- [Assignment]:
Reproduce each entry below exactly, without omitting any.

- [Exercise inputs]:
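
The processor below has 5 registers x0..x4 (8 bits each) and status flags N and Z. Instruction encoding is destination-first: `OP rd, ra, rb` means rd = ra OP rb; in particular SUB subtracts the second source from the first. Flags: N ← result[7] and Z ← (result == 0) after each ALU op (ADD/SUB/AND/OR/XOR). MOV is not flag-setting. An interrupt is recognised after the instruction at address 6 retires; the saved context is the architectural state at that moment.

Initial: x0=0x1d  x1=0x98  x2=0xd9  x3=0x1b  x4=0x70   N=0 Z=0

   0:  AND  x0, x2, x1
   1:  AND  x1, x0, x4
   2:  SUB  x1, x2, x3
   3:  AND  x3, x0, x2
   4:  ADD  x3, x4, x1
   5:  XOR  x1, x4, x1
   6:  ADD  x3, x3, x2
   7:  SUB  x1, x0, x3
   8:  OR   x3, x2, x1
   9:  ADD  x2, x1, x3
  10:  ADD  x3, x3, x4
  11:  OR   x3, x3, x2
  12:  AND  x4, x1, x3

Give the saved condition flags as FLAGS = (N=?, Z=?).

after  0: x0=0x98 x1=0x98 x2=0xd9 x3=0x1b x4=0x70  N=1 Z=0
after  1: x0=0x98 x1=0x10 x2=0xd9 x3=0x1b x4=0x70  N=0 Z=0
after  2: x0=0x98 x1=0xbe x2=0xd9 x3=0x1b x4=0x70  N=1 Z=0
after  3: x0=0x98 x1=0xbe x2=0xd9 x3=0x98 x4=0x70  N=1 Z=0
after  4: x0=0x98 x1=0xbe x2=0xd9 x3=0x2e x4=0x70  N=0 Z=0
after  5: x0=0x98 x1=0xce x2=0xd9 x3=0x2e x4=0x70  N=1 Z=0
after  6: x0=0x98 x1=0xce x2=0xd9 x3=0x07 x4=0x70  N=0 Z=0
-- IRQ taken; context saved, return-PC = 7 --

FLAGS = (N=0, Z=0)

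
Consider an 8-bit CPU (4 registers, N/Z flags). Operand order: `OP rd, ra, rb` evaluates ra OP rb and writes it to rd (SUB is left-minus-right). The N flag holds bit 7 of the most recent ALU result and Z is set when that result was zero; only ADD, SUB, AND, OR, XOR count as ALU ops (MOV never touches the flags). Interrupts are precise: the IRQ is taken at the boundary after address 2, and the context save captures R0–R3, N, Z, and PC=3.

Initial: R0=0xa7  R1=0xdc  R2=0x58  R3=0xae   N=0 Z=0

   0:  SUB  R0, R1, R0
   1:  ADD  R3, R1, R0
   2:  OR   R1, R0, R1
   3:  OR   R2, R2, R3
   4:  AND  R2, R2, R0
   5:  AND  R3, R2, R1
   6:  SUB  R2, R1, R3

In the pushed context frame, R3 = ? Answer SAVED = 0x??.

after  0: R0=0x35 R1=0xdc R2=0x58 R3=0xae  N=0 Z=0
after  1: R0=0x35 R1=0xdc R2=0x58 R3=0x11  N=0 Z=0
after  2: R0=0x35 R1=0xfd R2=0x58 R3=0x11  N=1 Z=0
-- IRQ taken; context saved, return-PC = 3 --

SAVED = 0x11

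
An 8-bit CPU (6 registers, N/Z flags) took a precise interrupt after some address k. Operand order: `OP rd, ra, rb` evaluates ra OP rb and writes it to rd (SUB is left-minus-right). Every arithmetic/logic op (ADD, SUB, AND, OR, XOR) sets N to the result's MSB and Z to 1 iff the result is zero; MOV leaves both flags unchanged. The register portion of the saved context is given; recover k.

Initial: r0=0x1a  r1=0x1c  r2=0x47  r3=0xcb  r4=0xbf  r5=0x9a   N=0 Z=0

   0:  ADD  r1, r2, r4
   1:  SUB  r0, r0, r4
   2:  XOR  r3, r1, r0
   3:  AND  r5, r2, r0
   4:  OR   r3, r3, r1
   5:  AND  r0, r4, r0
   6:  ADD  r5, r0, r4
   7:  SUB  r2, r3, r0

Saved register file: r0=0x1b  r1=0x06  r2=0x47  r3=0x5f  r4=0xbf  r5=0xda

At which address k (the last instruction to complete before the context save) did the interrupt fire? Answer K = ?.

K = 6

after  0: r0=0x1a r1=0x06 r2=0x47 r3=0xcb r4=0xbf r5=0x9a  N=0 Z=0
after  1: r0=0x5b r1=0x06 r2=0x47 r3=0xcb r4=0xbf r5=0x9a  N=0 Z=0
after  2: r0=0x5b r1=0x06 r2=0x47 r3=0x5d r4=0xbf r5=0x9a  N=0 Z=0
after  3: r0=0x5b r1=0x06 r2=0x47 r3=0x5d r4=0xbf r5=0x43  N=0 Z=0
after  4: r0=0x5b r1=0x06 r2=0x47 r3=0x5f r4=0xbf r5=0x43  N=0 Z=0
after  5: r0=0x1b r1=0x06 r2=0x47 r3=0x5f r4=0xbf r5=0x43  N=0 Z=0
after  6: r0=0x1b r1=0x06 r2=0x47 r3=0x5f r4=0xbf r5=0xda  N=1 Z=0
-- IRQ taken; context saved, return-PC = 7 --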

- [Exercise result]:
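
The processor below has 5 registers x0..x4 (8 bits each) and status flags N and Z. Instruction encoding is destination-first: `OP rd, ra, rb` means rd = ra OP rb; in particular SUB subtracts the second source from the first. Flags: N ← result[7] and Z ← (result == 0) after each ALU op (ADD/SUB/AND/OR/XOR). MOV is not flag-setting. An interrupt is recognised after the instruction at address 6 retires; the saved context is the architectural state at that moment.

Initial: x0=0x1d  x1=0x98  x2=0xd9  x3=0x1b  x4=0x70   N=0 Z=0

   0:  AND  x0, x2, x1
   1:  AND  x1, x0, x4
   2:  SUB  x1, x2, x3
   3:  AND  x3, x0, x2
   4:  ADD  x3, x4, x1
   5:  XOR  x1, x4, x1
   6:  ADD  x3, x3, x2
   7:  SUB  x1, x0, x3
   8:  OR   x3, x2, x1
   9:  ADD  x2, x1, x3
  10:  ADD  x3, x3, x4
  11:  OR   x3, x3, x2
  12:  AND  x4, x1, x3

Give the saved condition flags as FLAGS = (N=?, Z=?).

after  0: x0=0x98 x1=0x98 x2=0xd9 x3=0x1b x4=0x70  N=1 Z=0
after  1: x0=0x98 x1=0x10 x2=0xd9 x3=0x1b x4=0x70  N=0 Z=0
after  2: x0=0x98 x1=0xbe x2=0xd9 x3=0x1b x4=0x70  N=1 Z=0
after  3: x0=0x98 x1=0xbe x2=0xd9 x3=0x98 x4=0x70  N=1 Z=0
after  4: x0=0x98 x1=0xbe x2=0xd9 x3=0x2e x4=0x70  N=0 Z=0
after  5: x0=0x98 x1=0xce x2=0xd9 x3=0x2e x4=0x70  N=1 Z=0
after  6: x0=0x98 x1=0xce x2=0xd9 x3=0x07 x4=0x70  N=0 Z=0
-- IRQ taken; context saved, return-PC = 7 --

FLAGS = (N=0, Z=0)

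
Consider an 8-bit CPU (4 registers, N/Z flags). Operand order: `OP rd, ra, rb` evaluates ra OP rb and writes it to rd (SUB is left-minus-right). The N flag holds bit 7 of the most recent ALU result and Z is set when that result was zero; only ADD, SUB, AND, OR, XOR count as ALU ops (MOV never touches the flags). Interrupts are precise: the IRQ is taken at the boundary after address 2, and the context save captures R0–R3, N, Z, and PC=3.

Initial: R0=0xa7  R1=0xdc  R2=0x58  R3=0xae   N=0 Z=0

   0:  SUB  R0, R1, R0
   1:  ADD  R3, R1, R0
   2:  OR   R1, R0, R1
   3:  OR   R2, R2, R3
   4:  AND  R2, R2, R0
   5:  AND  R3, R2, R1
   6:  SUB  R2, R1, R3

In the pushed context frame, R3 = ? Answer SAVED = 0x??.

after  0: R0=0x35 R1=0xdc R2=0x58 R3=0xae  N=0 Z=0
after  1: R0=0x35 R1=0xdc R2=0x58 R3=0x11  N=0 Z=0
after  2: R0=0x35 R1=0xfd R2=0x58 R3=0x11  N=1 Z=0
-- IRQ taken; context saved, return-PC = 3 --

SAVED = 0x11

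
An 8-bit CPU (6 registers, N/Z flags) took a precise interrupt after some address k. Operand order: `OP rd, ra, rb` evaluates ra OP rb and writes it to rd (SUB is left-minus-right). Every arithmetic/logic op (ADD, SUB, AND, OR, XOR) sets N to the result's MSB and Z to 1 iff the result is zero; MOV leaves both flags unchanged. The register portion of the saved context is given; recover k.

Initial: r0=0x1a  r1=0x1c  r2=0x47  r3=0xcb  r4=0xbf  r5=0x9a   N=0 Z=0

   0:  ADD  r1, r2, r4
   1:  SUB  r0, r0, r4
   2:  XOR  r3, r1, r0
   3:  AND  r5, r2, r0
   4:  OR   r3, r3, r1
   5:  AND  r0, r4, r0
   6:  ADD  r5, r0, r4
   7:  SUB  r2, r3, r0

Saved register file: r0=0x1b  r1=0x06  r2=0x47  r3=0x5f  r4=0xbf  r5=0xda

At which address k (the last instruction to complete before the context save) did the interrupt fire? Answer K = ?.

K = 6

after  0: r0=0x1a r1=0x06 r2=0x47 r3=0xcb r4=0xbf r5=0x9a  N=0 Z=0
after  1: r0=0x5b r1=0x06 r2=0x47 r3=0xcb r4=0xbf r5=0x9a  N=0 Z=0
after  2: r0=0x5b r1=0x06 r2=0x47 r3=0x5d r4=0xbf r5=0x9a  N=0 Z=0
after  3: r0=0x5b r1=0x06 r2=0x47 r3=0x5d r4=0xbf r5=0x43  N=0 Z=0
after  4: r0=0x5b r1=0x06 r2=0x47 r3=0x5f r4=0xbf r5=0x43  N=0 Z=0
after  5: r0=0x1b r1=0x06 r2=0x47 r3=0x5f r4=0xbf r5=0x43  N=0 Z=0
after  6: r0=0x1b r1=0x06 r2=0x47 r3=0x5f r4=0xbf r5=0xda  N=1 Z=0
-- IRQ taken; context saved, return-PC = 7 --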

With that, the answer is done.